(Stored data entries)
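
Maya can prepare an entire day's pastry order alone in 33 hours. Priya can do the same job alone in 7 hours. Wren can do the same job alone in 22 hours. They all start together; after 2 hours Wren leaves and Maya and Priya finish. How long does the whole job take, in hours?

21/4 hours

In the first 2 hours the combined rate is 101/462, so 101/231 of the job is done, leaving 130/231.
After Wren leaves the rate is 40/231 per hour; the remaining 130/231 takes 13/4 hours.
Total = 2 + 13/4 = 21/4 hours.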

## What the task asks
Your task is to give back every record exactly.

## Problem solution
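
Maya can prepare an entire day's pastry order alone in 33 hours. Priya can do the same job alone in 7 hours. Wren can do the same job alone in 22 hours. They all start together; after 2 hours Wren leaves and Maya and Priya finish. How long does the whole job take, in hours?

21/4 hours

In the first 2 hours the combined rate is 101/462, so 101/231 of the job is done, leaving 130/231.
After Wren leaves the rate is 40/231 per hour; the remaining 130/231 takes 13/4 hours.
Total = 2 + 13/4 = 21/4 hours.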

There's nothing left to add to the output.